Task item – Within this material, find every line where the string "evaporite" appears, and copy it out.

**** Records to process

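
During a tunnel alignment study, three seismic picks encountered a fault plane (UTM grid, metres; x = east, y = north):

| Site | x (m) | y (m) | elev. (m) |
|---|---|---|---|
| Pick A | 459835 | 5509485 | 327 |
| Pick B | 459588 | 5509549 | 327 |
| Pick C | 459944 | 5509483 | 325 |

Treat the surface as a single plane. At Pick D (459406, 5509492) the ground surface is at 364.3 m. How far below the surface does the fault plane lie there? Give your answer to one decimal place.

Two edge vectors: Pick A→Pick B = (-247, 64, 0), Pick A→Pick C = (109, -2, -2).
Normal n = (Pick A→Pick B) × (Pick A→Pick C) = (-128, -494, -6482).
So ∂z/∂x = −n_x/n_z = −0.019746992 and ∂z/∂y = −n_y/n_z = −0.076211046.
Intercept c from Pick A: 327 + 9080.36 + 419883.61 = 429290.97.
At (459406, 5509492): z_contact = −9071.89 − 419884.15 + 429290.97 = 334.94 m.
Depth below ground = 364.3 − 334.94 = 29.4 m.

29.4 m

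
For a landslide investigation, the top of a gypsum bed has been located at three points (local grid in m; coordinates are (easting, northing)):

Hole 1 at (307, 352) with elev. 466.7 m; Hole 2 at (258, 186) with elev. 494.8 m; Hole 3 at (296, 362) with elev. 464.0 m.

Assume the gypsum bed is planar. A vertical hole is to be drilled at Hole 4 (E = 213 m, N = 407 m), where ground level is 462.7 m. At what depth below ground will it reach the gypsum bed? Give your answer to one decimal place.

13.3 m

Let the plane be z = a·E + b·N + c.
Hole 2−Hole 1: −49a − 166b = 28.1;  Hole 3−Hole 1: −11a + 10b = −2.7.
Solving gives a = 0.07219, b = −0.19059.
Then c = 466.7 − a·307 − b·352 = 511.62.
At (213, 407): z_contact = 15.38 − 77.57 + 511.62 = 449.43 m.
Depth below ground = 462.7 − 449.43 = 13.3 m.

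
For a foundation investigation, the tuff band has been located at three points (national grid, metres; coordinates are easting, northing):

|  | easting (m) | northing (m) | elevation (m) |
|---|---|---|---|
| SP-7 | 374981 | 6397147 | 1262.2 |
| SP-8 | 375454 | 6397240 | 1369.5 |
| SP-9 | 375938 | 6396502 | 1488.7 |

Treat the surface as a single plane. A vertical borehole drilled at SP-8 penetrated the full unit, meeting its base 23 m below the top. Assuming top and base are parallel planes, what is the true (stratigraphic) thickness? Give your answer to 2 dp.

22.42 m

Two edge vectors: SP-7→SP-8 = (473, 93, 107.3), SP-7→SP-9 = (957, -645, 226.5).
Normal n = (SP-7→SP-8) × (SP-7→SP-9) = (90273, -4448.4, -394086).
So ∂z/∂easting = −n_x/n_z = 0.22907 and ∂z/∂northing = −n_y/n_z = −0.01129.
|∇z| = √(a²+b²) = 0.22935, so dip δ = arctan(0.22935) = 12.92°.
True thickness = vertical thickness × cos δ = 23 × cos 12.92° = 22.42 m.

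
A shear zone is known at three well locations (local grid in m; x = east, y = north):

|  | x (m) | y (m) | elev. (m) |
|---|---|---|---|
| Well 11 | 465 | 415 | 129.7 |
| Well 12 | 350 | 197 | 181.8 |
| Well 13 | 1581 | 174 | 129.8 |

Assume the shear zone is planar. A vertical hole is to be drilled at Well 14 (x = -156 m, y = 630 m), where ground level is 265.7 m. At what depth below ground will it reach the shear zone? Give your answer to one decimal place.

Two edge vectors: Well 11→Well 12 = (-115, -218, 52.1), Well 11→Well 13 = (1116, -241, 0.1).
Normal n = (Well 11→Well 12) × (Well 11→Well 13) = (12534.3, 58155.1, 271003).
So ∂z/∂x = −n_x/n_z = −0.046252 and ∂z/∂y = −n_y/n_z = −0.214592.
Intercept c from Well 11: 129.7 + 21.51 + 89.06 = 240.26.
At (-156, 630): z_contact = 7.22 − 135.19 + 240.26 = 112.28 m.
Depth below ground = 265.7 − 112.28 = 153.4 m.

153.4 m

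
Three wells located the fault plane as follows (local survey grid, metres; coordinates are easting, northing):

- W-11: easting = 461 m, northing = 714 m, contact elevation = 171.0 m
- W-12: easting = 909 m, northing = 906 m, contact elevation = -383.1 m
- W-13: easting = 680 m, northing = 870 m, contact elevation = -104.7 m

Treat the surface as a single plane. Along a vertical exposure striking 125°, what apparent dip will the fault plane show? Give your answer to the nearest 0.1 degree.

43.3°

Let the plane be z = a·easting + b·northing + c.
W-12−W-11: 448a + 192b = −554.1;  W-13−W-11: 219a + 156b = −275.7.
Solving gives a = −1.20349, b = −0.07779.
Unit vector along 125° is (sin 125°, cos 125°) = (0.8192, -0.5736).
Slope in that direction = a·(0.8192) + b·(-0.5736) = −0.94122.
Apparent dip = arctan|0.94122| = 43.3° (true dip is 50.3°, so apparent ≤ true as expected).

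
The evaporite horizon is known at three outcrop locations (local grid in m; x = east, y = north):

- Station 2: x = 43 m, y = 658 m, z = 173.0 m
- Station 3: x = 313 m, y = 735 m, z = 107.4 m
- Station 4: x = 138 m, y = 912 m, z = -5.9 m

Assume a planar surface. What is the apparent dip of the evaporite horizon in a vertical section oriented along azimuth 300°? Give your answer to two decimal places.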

********

Exercise result –
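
The evaporite horizon is known at three outcrop locations (local grid in m; x = east, y = north):
Assume a planar surface. What is the apparent dip of the evaporite horizon in a vertical section oriented along azimuth 300°? Give your answer to two decimal places.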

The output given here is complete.